WHAT IS EXPECTED → Every line of the entries with the word "Master" in it should be shown.

++++ DATA SECTION

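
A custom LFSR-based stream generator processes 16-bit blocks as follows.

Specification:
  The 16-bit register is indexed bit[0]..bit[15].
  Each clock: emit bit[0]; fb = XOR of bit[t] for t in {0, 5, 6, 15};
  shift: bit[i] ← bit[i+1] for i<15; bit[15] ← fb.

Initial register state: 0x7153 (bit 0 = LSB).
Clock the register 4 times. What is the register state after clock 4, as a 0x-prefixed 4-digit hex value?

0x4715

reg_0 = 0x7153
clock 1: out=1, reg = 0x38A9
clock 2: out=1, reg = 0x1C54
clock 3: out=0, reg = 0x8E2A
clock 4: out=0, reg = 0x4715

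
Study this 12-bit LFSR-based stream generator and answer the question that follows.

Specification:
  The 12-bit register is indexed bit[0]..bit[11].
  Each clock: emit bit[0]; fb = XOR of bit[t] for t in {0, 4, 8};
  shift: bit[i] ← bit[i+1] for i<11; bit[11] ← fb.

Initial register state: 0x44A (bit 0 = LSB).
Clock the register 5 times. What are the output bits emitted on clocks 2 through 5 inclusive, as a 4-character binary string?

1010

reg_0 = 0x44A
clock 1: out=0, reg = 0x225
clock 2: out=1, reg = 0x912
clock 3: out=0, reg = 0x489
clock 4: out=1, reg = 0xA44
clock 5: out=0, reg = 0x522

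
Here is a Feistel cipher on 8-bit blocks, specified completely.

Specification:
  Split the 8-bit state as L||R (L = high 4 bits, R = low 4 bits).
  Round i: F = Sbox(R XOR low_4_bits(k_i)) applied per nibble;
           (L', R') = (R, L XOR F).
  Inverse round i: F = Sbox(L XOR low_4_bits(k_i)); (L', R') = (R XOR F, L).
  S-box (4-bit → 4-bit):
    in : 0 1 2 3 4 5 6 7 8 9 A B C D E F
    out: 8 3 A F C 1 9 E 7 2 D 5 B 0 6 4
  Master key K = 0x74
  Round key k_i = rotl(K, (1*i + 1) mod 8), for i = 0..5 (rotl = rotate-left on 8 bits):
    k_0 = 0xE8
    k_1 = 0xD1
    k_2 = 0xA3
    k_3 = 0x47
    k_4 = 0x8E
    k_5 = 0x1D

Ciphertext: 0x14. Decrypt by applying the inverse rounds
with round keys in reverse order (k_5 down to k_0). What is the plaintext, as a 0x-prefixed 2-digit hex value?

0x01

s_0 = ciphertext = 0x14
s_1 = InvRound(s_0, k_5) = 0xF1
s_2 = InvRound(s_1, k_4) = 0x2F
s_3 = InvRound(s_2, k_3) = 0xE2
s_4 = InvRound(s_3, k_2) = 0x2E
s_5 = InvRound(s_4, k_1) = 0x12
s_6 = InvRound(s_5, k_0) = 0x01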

++++++++
++++ DATA SECTION

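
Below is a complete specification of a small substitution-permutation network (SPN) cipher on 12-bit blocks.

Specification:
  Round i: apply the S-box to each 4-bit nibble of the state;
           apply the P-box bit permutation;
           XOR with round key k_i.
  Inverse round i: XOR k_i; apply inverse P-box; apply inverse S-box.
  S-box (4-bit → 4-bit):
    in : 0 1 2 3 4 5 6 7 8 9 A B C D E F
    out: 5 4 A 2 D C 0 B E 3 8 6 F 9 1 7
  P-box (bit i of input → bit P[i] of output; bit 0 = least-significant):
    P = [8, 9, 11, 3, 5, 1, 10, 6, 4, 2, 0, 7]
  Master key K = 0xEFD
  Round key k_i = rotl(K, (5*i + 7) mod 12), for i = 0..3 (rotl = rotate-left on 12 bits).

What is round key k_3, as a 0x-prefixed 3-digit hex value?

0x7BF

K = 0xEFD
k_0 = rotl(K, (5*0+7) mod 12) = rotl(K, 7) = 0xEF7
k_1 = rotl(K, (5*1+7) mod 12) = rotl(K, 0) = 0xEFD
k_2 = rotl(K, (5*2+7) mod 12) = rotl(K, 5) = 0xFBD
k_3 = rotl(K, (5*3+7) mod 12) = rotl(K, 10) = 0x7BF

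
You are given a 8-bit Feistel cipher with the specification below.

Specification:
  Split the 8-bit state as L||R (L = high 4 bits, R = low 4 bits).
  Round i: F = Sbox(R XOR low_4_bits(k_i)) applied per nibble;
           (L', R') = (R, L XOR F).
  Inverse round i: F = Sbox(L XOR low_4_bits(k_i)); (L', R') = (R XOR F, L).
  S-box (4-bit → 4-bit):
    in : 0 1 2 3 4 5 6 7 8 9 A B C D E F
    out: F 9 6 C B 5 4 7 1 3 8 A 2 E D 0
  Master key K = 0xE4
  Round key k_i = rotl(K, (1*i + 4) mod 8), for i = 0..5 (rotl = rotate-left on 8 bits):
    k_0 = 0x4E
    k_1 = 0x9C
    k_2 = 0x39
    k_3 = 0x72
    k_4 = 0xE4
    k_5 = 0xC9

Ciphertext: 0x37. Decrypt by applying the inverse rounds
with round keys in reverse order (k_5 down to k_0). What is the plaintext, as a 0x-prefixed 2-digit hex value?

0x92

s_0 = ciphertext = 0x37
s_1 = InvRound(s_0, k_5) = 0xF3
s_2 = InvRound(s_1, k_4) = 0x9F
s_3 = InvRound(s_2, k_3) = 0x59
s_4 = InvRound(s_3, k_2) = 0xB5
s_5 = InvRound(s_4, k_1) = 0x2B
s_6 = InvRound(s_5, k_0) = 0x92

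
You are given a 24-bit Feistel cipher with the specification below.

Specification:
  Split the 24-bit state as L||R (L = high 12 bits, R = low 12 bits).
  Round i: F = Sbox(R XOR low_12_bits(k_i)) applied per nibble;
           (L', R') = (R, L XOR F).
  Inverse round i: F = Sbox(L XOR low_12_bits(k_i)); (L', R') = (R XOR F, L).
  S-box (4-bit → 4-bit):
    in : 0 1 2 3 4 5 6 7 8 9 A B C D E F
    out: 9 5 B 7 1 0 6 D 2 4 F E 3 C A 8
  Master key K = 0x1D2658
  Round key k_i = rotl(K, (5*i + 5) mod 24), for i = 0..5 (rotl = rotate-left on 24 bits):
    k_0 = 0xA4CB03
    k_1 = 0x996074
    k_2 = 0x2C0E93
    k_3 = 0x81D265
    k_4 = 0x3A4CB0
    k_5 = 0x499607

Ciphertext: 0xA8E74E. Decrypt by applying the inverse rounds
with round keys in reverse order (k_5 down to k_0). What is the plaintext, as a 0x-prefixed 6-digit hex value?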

++++++++

EXERCISE ANSWER →
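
  Master key K = 0x74
  Master key K = 0xEFD
  Master key K = 0xE4
  Master key K = 0x1D2658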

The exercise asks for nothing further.